**Dataset entries:**
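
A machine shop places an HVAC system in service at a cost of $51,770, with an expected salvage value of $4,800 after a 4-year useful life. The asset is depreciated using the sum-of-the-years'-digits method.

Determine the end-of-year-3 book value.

Depreciable base = $51,770 − $4,800 = $46,970.
Sum of the years' digits = 4+3+2+1 = 10.
Year 1: $46,970 × 4/10 = $18,788. Book value $32,982.
Year 2: $46,970 × 3/10 = $14,091. Book value $18,891.
Year 3: $46,970 × 2/10 = $9,394. Book value $9,497.

$9,497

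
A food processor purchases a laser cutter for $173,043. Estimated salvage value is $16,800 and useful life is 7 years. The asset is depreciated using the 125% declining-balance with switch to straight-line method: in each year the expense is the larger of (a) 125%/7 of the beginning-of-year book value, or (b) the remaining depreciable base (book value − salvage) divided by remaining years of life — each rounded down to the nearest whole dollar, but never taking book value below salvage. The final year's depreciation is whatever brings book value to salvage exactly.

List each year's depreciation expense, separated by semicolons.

Depreciable base = $173,043 − $16,800 = $156,243.
Year 1: DB = ⌊$173,043 × 125%/7⌋ = $30,900; SL = ⌊$156,243/7⌋ = $22,320 → take DB $30,900. Book value $142,143.
Year 2: DB = ⌊$142,143 × 125%/7⌋ = $25,382; SL = ⌊$125,343/6⌋ = $20,890 → take DB $25,382. Book value $116,761.
Year 3: DB = ⌊$116,761 × 125%/7⌋ = $20,850; SL = ⌊$99,961/5⌋ = $19,992 → take DB $20,850. Book value $95,911.
Year 4: DB = ⌊$95,911 × 125%/7⌋ = $17,126; SL = ⌊$79,111/4⌋ = $19,777 → take SL $19,777. Book value $76,134.
Year 5: DB = ⌊$76,134 × 125%/7⌋ = $13,595; SL = ⌊$59,334/3⌋ = $19,778 → take SL $19,778. Book value $56,356.
Year 6: DB = ⌊$56,356 × 125%/7⌋ = $10,063; SL = ⌊$39,556/2⌋ = $19,778 → take SL $19,778. Book value $36,578.
Year 7 (final): $36,578 − $16,800 = $19,778. Book value $16,800.

$30,900; $25,382; $20,850; $19,777; $19,778; $19,778; $19,778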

**What you have to do:**
If a line in the data above includes the string "using", copy it.

**Output of the task:**
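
A machine shop places an HVAC system in service at a cost of $51,770, with an expected salvage value of $4,800 after a 4-year useful life. The asset is depreciated using the sum-of-the-years'-digits method.
A food processor purchases a laser cutter for $173,043. Estimated salvage value is $16,800 and useful life is 7 years. The asset is depreciated using the 125% declining-balance with switch to straight-line method: in each year the expense is the larger of (a) 125%/7 of the beginning-of-year book value, or (b) the remaining depreciable base (book value − salvage) divided by remaining years of life — each rounded down to the nearest whole dollar, but never taking book value below salvage. The final year's depreciation is whatever brings book value to salvage exactly.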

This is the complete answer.